=== RECORDS TO USE ===
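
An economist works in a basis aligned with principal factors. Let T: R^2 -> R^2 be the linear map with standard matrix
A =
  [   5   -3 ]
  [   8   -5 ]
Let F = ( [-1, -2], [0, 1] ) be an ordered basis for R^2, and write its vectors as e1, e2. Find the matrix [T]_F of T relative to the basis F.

[[-1, 3], [0, 1]]

The j-th column of [T]_F is [T(ej)]_F.
T(e1) = A e1 = [1, 2] = -e1 + 0·e2, so column 1 is [-1, 0].
Repeating for e2 and assembling the columns gives [[-1, 3], [0, 1]].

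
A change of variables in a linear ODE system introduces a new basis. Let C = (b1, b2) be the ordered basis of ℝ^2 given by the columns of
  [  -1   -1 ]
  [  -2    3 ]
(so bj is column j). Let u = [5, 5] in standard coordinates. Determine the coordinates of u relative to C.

We seek scalars with c_1 b1 + c_2 b2 = u; equivalently solve M c = u where the columns of M are b1, b2.
System: -c_1 - c_2 = 5, -2c_1 + 3c_2 = 5; solving gives c_1 = -4, c_2 = -1.
Check: -4b1 - b2 = [5, 5].

[-4, -1]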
===
For every line above that holds the word "linear", report the whole line.

SOLVED EXERCISE ::
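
An economist works in a basis aligned with principal factors. Let T: R^2 -> R^2 be the linear map with standard matrix
A change of variables in a linear ODE system introduces a new basis. Let C = (b1, b2) be the ordered basis of ℝ^2 given by the columns of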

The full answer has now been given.